Supplied data:
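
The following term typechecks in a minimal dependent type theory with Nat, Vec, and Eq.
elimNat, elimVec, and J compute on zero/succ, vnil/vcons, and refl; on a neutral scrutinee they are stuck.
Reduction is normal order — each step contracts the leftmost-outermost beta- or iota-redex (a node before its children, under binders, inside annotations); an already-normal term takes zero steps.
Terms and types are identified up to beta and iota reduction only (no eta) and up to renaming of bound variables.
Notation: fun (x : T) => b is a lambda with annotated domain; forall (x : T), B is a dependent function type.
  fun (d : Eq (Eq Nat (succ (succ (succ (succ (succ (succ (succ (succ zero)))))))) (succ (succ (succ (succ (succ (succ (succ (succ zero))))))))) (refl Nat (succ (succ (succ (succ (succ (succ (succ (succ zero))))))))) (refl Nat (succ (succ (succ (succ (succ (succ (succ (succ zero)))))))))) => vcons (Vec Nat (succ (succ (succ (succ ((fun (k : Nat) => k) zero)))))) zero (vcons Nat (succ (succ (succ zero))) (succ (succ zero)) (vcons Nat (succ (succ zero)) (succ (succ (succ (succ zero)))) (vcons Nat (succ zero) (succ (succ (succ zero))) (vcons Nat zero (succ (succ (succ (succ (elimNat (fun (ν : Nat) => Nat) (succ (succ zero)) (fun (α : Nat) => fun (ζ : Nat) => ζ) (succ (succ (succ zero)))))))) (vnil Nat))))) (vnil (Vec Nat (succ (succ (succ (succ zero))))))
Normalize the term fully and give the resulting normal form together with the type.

normal form:
  fun (d : Eq (Eq Nat (succ (succ (succ (succ (succ (succ (succ (succ zero)))))))) (succ (succ (succ (succ (succ (succ (succ (succ zero))))))))) (refl Nat (succ (succ (succ (succ (succ (succ (succ (succ zero))))))))) (refl Nat (succ (succ (succ (succ (succ (succ (succ (succ zero)))))))))) => vcons (Vec Nat (succ (succ (succ (succ zero))))) zero (vcons Nat (succ (succ (succ zero))) (succ (succ zero)) (vcons Nat (succ (succ zero)) (succ (succ (succ (succ zero)))) (vcons Nat (succ zero) (succ (succ (succ zero))) (vcons Nat zero (succ (succ (succ (succ (succ (succ zero)))))) (vnil Nat))))) (vnil (Vec Nat (succ (succ (succ (succ zero))))))
type:
  forall (d : Eq (Eq Nat (succ (succ (succ (succ (succ (succ (succ (succ zero)))))))) (succ (succ (succ (succ (succ (succ (succ (succ zero))))))))) (refl Nat (succ (succ (succ (succ (succ (succ (succ (succ zero))))))))) (refl Nat (succ (succ (succ (succ (succ (succ (succ (succ zero)))))))))), Vec (Vec Nat (succ (succ (succ (succ zero))))) (succ zero)
observation: normalization takes exactly 11 steps under the normal-order strategy.


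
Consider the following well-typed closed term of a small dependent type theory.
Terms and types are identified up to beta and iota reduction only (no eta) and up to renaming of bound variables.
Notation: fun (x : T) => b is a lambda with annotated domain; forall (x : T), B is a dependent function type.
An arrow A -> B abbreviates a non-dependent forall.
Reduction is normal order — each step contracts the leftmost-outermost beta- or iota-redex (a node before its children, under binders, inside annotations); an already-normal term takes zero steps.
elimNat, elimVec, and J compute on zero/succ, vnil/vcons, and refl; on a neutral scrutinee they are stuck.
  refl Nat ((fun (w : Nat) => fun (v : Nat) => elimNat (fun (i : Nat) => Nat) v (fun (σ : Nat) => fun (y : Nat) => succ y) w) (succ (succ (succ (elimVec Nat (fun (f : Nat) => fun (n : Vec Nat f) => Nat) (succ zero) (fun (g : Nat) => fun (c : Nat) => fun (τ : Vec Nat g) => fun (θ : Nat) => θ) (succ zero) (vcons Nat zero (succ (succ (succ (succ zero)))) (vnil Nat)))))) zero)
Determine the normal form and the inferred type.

resulting normal form:
  refl Nat (succ (succ (succ (succ zero))))
inferred type:
  Eq Nat (succ (succ (succ (succ zero)))) (succ (succ (succ (succ zero))))
observation: 21 normal-order steps separate the term from its normal form.


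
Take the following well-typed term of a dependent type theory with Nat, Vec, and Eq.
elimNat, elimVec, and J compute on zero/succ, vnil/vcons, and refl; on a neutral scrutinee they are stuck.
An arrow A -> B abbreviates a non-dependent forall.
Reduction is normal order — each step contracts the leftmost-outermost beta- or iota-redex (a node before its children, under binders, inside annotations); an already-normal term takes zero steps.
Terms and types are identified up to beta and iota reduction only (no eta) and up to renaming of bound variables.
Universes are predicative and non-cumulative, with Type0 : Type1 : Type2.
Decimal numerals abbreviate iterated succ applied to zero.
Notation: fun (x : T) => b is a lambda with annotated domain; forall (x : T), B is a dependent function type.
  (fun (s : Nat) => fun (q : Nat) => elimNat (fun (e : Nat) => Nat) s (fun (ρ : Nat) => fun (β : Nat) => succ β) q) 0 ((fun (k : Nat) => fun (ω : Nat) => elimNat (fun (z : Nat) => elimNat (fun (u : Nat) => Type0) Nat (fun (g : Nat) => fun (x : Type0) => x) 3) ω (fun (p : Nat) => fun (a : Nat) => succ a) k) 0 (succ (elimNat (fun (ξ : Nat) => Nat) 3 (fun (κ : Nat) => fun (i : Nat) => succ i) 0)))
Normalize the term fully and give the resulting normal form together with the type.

reduced normal form:
  4
inferred type:
  Nat


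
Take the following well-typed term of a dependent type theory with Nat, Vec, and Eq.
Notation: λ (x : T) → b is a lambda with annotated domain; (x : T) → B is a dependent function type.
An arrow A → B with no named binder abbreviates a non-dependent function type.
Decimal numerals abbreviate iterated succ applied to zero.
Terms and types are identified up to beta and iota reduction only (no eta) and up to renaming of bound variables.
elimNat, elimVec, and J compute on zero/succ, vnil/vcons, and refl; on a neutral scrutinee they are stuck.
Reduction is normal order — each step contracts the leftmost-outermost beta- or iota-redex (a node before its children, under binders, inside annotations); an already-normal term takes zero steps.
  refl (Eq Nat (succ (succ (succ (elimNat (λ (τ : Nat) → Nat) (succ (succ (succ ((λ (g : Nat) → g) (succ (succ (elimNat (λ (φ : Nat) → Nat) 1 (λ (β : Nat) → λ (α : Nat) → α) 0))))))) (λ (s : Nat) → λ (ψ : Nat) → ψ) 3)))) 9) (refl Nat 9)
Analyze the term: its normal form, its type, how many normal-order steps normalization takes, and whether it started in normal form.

resulting normal form:
  refl (Eq Nat 9 9) (refl Nat 9)
the term's type:
  Eq (Eq Nat 9 9) (refl Nat 9) (refl Nat 9)
normal-order step count: 12
term was already normal: no
first redex: an elimNat iota-redex


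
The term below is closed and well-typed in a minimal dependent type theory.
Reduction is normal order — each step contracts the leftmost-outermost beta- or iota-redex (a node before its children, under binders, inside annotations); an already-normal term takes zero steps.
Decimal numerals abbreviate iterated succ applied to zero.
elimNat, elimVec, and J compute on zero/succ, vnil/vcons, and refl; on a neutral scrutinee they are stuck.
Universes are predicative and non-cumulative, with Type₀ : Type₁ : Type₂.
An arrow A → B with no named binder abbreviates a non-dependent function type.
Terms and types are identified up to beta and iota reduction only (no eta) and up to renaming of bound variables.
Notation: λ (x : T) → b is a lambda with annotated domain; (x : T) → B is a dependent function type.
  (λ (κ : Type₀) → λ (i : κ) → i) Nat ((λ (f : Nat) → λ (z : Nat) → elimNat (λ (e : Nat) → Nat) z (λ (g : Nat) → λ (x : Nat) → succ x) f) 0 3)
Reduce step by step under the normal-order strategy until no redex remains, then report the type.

normal-order reduction:
  (λ (κ : Type₀) → λ (i : κ) → i) Nat ((λ (f : Nat) → λ (z : Nat) → elimNat (λ (e : Nat) → Nat) z (λ (g : Nat) → λ (x : Nat) → succ x) f) 0 3)
  ~> (λ (κ : Nat) → κ) ((λ (i : Nat) → λ (f : Nat) → elimNat (λ (z : Nat) → Nat) f (λ (e : Nat) → λ (g : Nat) → succ g) i) 0 3)
  ~> (λ (κ : Nat) → λ (i : Nat) → elimNat (λ (f : Nat) → Nat) i (λ (z : Nat) → λ (e : Nat) → succ e) κ) 0 3
  ~> (λ (κ : Nat) → elimNat (λ (i : Nat) → Nat) κ (λ (f : Nat) → λ (z : Nat) → succ z) 0) 3
  ~> elimNat (λ (κ : Nat) → Nat) 3 (λ (i : Nat) → λ (f : Nat) → succ f) 0
  ~> 3
the term's type:
  Nat


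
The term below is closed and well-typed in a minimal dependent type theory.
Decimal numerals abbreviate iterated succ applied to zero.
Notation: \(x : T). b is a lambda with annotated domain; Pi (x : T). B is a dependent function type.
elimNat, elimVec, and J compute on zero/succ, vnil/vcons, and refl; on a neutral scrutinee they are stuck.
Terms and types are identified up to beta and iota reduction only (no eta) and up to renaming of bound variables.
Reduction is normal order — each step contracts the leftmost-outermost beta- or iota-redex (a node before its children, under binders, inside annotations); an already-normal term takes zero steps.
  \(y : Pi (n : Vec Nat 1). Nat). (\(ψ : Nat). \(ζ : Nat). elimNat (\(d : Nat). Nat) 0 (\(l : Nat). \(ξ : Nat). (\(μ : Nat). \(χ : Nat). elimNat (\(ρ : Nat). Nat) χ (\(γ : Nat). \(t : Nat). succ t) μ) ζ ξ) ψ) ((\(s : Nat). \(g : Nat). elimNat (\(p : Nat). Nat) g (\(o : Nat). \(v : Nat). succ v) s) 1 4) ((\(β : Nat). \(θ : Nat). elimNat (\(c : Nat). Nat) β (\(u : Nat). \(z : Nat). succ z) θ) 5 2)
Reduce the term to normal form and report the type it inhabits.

reduced normal form:
  \(y : Pi (n : Vec Nat 1). Nat). 35
inferred type:
  Pi (y : Pi (n : Vec Nat 1). Nat). Nat


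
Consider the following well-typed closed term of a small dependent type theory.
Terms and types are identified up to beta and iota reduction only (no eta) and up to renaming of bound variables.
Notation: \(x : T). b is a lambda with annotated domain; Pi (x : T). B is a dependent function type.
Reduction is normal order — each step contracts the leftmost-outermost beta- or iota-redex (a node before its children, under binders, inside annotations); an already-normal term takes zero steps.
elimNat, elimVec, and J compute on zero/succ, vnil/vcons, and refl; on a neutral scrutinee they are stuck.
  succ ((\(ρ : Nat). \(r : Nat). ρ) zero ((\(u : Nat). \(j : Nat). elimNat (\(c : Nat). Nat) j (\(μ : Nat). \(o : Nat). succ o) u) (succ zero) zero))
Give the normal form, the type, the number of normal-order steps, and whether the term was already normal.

reduced normal form:
  succ zero
the term's type:
  Nat
steps to reach normal form (normal order): 2
term was already normal: no
first contracted redex: a beta-redex


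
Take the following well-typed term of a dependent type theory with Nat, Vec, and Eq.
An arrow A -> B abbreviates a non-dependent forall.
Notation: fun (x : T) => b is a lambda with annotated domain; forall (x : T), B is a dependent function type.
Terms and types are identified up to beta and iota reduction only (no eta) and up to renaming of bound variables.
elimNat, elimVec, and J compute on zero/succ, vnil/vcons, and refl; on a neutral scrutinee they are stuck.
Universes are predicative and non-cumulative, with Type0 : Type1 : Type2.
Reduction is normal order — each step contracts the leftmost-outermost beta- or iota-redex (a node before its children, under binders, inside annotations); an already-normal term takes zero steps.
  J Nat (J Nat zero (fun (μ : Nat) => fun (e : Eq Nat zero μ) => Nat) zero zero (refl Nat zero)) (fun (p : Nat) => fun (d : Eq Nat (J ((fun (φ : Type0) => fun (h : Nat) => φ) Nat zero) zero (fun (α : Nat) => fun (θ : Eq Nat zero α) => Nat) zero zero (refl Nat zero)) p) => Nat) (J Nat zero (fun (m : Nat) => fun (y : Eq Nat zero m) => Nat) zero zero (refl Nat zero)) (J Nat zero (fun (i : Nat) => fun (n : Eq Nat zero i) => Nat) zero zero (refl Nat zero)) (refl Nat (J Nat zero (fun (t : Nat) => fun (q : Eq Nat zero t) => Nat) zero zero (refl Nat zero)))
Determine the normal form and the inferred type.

reduced normal form:
  zero
type:
  Nat
observation: contracting a J iota-redex first, the term normalizes in 2 steps.


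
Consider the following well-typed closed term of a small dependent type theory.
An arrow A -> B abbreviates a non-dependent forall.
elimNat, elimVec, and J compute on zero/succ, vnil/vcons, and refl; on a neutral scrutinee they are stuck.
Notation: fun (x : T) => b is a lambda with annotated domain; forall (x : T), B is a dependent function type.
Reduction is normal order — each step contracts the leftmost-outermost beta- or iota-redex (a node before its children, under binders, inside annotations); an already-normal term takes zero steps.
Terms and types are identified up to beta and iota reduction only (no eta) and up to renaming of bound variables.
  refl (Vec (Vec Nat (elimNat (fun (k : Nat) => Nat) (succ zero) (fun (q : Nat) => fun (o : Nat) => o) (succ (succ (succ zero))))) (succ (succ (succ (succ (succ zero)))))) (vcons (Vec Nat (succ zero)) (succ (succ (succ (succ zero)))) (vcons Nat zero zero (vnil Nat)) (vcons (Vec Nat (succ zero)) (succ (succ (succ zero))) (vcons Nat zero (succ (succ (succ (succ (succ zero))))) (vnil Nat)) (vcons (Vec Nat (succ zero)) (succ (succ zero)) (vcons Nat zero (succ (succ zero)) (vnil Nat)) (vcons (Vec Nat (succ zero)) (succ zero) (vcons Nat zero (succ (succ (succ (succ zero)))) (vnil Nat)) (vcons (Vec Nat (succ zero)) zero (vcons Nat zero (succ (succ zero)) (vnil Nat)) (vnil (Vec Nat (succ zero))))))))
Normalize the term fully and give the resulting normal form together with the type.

normal form:
  refl (Vec (Vec Nat (succ zero)) (succ (succ (succ (succ (succ zero)))))) (vcons (Vec Nat (succ zero)) (succ (succ (succ (succ zero)))) (vcons Nat zero zero (vnil Nat)) (vcons (Vec Nat (succ zero)) (succ (succ (succ zero))) (vcons Nat zero (succ (succ (succ (succ (succ zero))))) (vnil Nat)) (vcons (Vec Nat (succ zero)) (succ (succ zero)) (vcons Nat zero (succ (succ zero)) (vnil Nat)) (vcons (Vec Nat (succ zero)) (succ zero) (vcons Nat zero (succ (succ (succ (succ zero)))) (vnil Nat)) (vcons (Vec Nat (succ zero)) zero (vcons Nat zero (succ (succ zero)) (vnil Nat)) (vnil (Vec Nat (succ zero))))))))
the term's type:
  Eq (Vec (Vec Nat (succ zero)) (succ (succ (succ (succ (succ zero)))))) (vcons (Vec Nat (succ zero)) (succ (succ (succ (succ zero)))) (vcons Nat zero zero (vnil Nat)) (vcons (Vec Nat (succ zero)) (succ (succ (succ zero))) (vcons Nat zero (succ (succ (succ (succ (succ zero))))) (vnil Nat)) (vcons (Vec Nat (succ zero)) (succ (succ zero)) (vcons Nat zero (succ (succ zero)) (vnil Nat)) (vcons (Vec Nat (succ zero)) (succ zero) (vcons Nat zero (succ (succ (succ (succ zero)))) (vnil Nat)) (vcons (Vec Nat (succ zero)) zero (vcons Nat zero (succ (succ zero)) (vnil Nat)) (vnil (Vec Nat (succ zero)))))))) (vcons (Vec Nat (succ zero)) (succ (succ (succ (succ zero)))) (vcons Nat zero zero (vnil Nat)) (vcons (Vec Nat (succ zero)) (succ (succ (succ zero))) (vcons Nat zero (succ (succ (succ (succ (succ zero))))) (vnil Nat)) (vcons (Vec Nat (succ zero)) (succ (succ zero)) (vcons Nat zero (succ (succ zero)) (vnil Nat)) (vcons (Vec Nat (succ zero)) (succ zero) (vcons Nat zero (succ (succ (succ (succ zero)))) (vnil Nat)) (vcons (Vec Nat (succ zero)) zero (vcons Nat zero (succ (succ zero)) (vnil Nat)) (vnil (Vec Nat (succ zero))))))))
observation: the first redex contracted is an elimNat iota-redex; the normal form is reached in 10 normal-order steps.


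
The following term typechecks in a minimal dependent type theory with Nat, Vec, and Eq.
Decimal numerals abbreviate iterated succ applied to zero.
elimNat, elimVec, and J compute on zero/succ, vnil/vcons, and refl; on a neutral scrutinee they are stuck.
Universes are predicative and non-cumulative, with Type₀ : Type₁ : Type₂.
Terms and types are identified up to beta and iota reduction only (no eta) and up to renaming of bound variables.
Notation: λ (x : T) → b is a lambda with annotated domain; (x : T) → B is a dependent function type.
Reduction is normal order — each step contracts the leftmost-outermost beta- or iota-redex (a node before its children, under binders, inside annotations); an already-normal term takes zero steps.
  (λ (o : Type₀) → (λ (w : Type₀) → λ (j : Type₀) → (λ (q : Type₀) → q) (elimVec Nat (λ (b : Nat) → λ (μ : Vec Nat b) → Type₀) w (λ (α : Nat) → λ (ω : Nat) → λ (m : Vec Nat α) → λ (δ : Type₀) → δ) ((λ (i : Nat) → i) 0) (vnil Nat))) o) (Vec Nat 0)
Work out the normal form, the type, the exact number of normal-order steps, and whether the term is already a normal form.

normal form:
  λ (o : Type₀) → Vec Nat 0
inferred type:
  (o : Type₀) → Type₀
steps to reach normal form (normal order): 4
started in normal form: no
first contracted redex: a beta-redex


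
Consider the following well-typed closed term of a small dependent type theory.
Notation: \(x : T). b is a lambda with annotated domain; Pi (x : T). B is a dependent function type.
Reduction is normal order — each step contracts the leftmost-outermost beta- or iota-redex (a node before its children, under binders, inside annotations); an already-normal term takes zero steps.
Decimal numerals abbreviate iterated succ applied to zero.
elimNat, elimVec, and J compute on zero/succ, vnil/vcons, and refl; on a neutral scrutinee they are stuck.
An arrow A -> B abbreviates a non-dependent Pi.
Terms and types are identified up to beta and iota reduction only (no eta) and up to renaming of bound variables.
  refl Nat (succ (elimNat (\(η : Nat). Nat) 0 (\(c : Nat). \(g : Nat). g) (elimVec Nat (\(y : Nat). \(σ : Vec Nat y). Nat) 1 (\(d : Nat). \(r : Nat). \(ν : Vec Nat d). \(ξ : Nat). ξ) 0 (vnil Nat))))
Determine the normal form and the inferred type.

resulting normal form:
  refl Nat 1
the term's type:
  Eq Nat 1 1
observation: contracting an elimVec iota-redex first, the term normalizes in 5 steps.


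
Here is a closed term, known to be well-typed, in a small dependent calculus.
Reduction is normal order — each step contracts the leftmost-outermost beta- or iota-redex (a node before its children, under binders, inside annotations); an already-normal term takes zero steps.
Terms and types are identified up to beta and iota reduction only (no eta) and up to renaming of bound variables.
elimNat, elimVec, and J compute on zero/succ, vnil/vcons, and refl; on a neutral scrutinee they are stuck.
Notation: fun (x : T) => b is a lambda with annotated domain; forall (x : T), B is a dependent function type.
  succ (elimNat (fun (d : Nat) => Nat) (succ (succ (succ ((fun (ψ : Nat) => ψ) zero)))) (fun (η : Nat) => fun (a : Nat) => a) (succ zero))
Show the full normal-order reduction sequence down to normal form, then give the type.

normal-order reduction:
  succ (elimNat (fun (d : Nat) => Nat) (succ (succ (succ ((fun (ψ : Nat) => ψ) zero)))) (fun (η : Nat) => fun (a : Nat) => a) (succ zero))
  ~> succ ((fun (d : Nat) => fun (ψ : Nat) => ψ) zero (elimNat (fun (η : Nat) => Nat) (succ (succ (succ ((fun (a : Nat) => a) zero)))) (fun (n : Nat) => fun (s : Nat) => s) zero))
  ~> succ ((fun (d : Nat) => d) (elimNat (fun (ψ : Nat) => Nat) (succ (succ (succ ((fun (η : Nat) => η) zero)))) (fun (a : Nat) => fun (n : Nat) => n) zero))
  ~> succ (elimNat (fun (d : Nat) => Nat) (succ (succ (succ ((fun (ψ : Nat) => ψ) zero)))) (fun (η : Nat) => fun (a : Nat) => a) zero)
  ~> succ (succ (succ (succ ((fun (d : Nat) => d) zero))))
  ~> succ (succ (succ (succ zero)))
inferred type:
  Nat


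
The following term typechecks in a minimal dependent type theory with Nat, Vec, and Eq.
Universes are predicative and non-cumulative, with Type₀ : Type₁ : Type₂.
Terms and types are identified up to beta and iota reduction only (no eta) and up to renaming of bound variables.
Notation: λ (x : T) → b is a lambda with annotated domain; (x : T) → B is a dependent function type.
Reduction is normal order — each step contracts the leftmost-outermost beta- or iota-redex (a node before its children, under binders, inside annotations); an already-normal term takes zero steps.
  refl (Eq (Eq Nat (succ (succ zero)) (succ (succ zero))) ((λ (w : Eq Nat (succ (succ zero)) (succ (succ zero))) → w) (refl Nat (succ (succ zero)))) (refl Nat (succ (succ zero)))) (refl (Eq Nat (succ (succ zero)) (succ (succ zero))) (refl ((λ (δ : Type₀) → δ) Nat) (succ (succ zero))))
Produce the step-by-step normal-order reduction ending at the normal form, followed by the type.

normal-order reduction sequence:
  refl (Eq (Eq Nat (succ (succ zero)) (succ (succ zero))) ((λ (w : Eq Nat (succ (succ zero)) (succ (succ zero))) → w) (refl Nat (succ (succ zero)))) (refl Nat (succ (succ zero)))) (refl (Eq Nat (succ (succ zero)) (succ (succ zero))) (refl ((λ (δ : Type₀) → δ) Nat) (succ (succ zero))))
  ~> refl (Eq (Eq Nat (succ (succ zero)) (succ (succ zero))) (refl Nat (succ (succ zero))) (refl Nat (succ (succ zero)))) (refl (Eq Nat (succ (succ zero)) (succ (succ zero))) (refl ((λ (w : Type₀) → w) Nat) (succ (succ zero))))
  ~> refl (Eq (Eq Nat (succ (succ zero)) (succ (succ zero))) (refl Nat (succ (succ zero))) (refl Nat (succ (succ zero)))) (refl (Eq Nat (succ (succ zero)) (succ (succ zero))) (refl Nat (succ (succ zero))))
inferred type:
  Eq (Eq (Eq Nat (succ (succ zero)) (succ (succ zero))) (refl Nat (succ (succ zero))) (refl Nat (succ (succ zero)))) (refl (Eq Nat (succ (succ zero)) (succ (succ zero))) (refl Nat (succ (succ zero)))) (refl (Eq Nat (succ (succ zero)) (succ (succ zero))) (refl Nat (succ (succ zero))))


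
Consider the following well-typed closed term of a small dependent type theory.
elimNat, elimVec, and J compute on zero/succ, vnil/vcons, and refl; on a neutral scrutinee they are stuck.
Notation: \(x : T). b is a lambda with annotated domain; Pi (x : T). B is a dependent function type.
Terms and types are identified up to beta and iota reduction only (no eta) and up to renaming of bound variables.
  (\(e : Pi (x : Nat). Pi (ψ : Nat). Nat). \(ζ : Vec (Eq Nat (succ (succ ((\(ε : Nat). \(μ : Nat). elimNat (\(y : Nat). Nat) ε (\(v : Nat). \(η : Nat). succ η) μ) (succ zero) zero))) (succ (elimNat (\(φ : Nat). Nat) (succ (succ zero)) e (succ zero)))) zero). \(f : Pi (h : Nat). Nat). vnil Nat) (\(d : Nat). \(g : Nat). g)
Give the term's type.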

Task directions:
Each line from the start of the records through the line holding "(succ ((fun (k" must be returned exactly; nothing else belongs in the answer.

Exercise response:
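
The following term typechecks in a minimal dependent type theory with Nat, Vec, and Eq.
elimNat, elimVec, and J compute on zero/succ, vnil/vcons, and refl; on a neutral scrutinee they are stuck.
Reduction is normal order — each step contracts the leftmost-outermost beta- or iota-redex (a node before its children, under binders, inside annotations); an already-normal term takes zero steps.
Terms and types are identified up to beta and iota reduction only (no eta) and up to renaming of bound variables.
Notation: fun (x : T) => b is a lambda with annotated domain; forall (x : T), B is a dependent function type.
  fun (d : Eq (Eq Nat (succ (succ (succ (succ (succ (succ (succ (succ zero)))))))) (succ (succ (succ (succ (succ (succ (succ (succ zero))))))))) (refl Nat (succ (succ (succ (succ (succ (succ (succ (succ zero))))))))) (refl Nat (succ (succ (succ (succ (succ (succ (succ (succ zero)))))))))) => vcons (Vec Nat (succ (succ (succ (succ ((fun (k : Nat) => k) zero)))))) zero (vcons Nat (succ (succ (succ zero))) (succ (succ zero)) (vcons Nat (succ (succ zero)) (succ (succ (succ (succ zero)))) (vcons Nat (succ zero) (succ (succ (succ zero))) (vcons Nat zero (succ (succ (succ (succ (elimNat (fun (ν : Nat) => Nat) (succ (succ zero)) (fun (α : Nat) => fun (ζ : Nat) => ζ) (succ (succ (succ zero)))))))) (vnil Nat))))) (vnil (Vec Nat (succ (succ (succ (succ zero))))))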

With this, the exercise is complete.